** Data extracts follows **

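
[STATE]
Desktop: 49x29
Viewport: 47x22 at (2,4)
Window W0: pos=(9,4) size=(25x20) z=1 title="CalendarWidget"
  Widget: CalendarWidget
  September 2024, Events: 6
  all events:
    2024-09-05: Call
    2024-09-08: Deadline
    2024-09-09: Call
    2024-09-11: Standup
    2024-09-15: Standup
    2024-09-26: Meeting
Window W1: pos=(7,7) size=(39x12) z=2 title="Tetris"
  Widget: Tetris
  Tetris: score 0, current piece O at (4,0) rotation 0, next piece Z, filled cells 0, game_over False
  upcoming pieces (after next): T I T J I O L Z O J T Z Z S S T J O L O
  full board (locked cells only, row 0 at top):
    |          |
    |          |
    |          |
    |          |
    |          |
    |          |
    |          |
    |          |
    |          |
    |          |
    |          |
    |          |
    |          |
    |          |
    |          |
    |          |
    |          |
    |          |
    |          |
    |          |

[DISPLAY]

       ┏━━━━━━━━━━━━━━━━━━━━━━━┓               
       ┃ CalendarWidget        ┃               
       ┠───────────────────────┨               
     ┏━━━━━━━━━━━━━━━━━━━━━━━━━━━━━━━━━━━━━┓   
     ┃ Tetris                              ┃   
     ┠─────────────────────────────────────┨   
     ┃          │Next:                     ┃   
     ┃          │▓▓                        ┃   
     ┃          │ ▓▓                       ┃   
     ┃          │                          ┃   
     ┃          │                          ┃   
     ┃          │                          ┃   
     ┃          │Score:                    ┃   
     ┃          │0                         ┃   
     ┗━━━━━━━━━━━━━━━━━━━━━━━━━━━━━━━━━━━━━┛   
       ┃                       ┃               
       ┃                       ┃               
       ┃                       ┃               
       ┃                       ┃               
       ┗━━━━━━━━━━━━━━━━━━━━━━━┛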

** End of Data extracts **

About this exercise
Above are the records; copy each line from them that includes the string "title".

Problem solution
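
Window W0: pos=(9,4) size=(25x20) z=1 title="CalendarWidget"
Window W1: pos=(7,7) size=(39x12) z=2 title="Tetris"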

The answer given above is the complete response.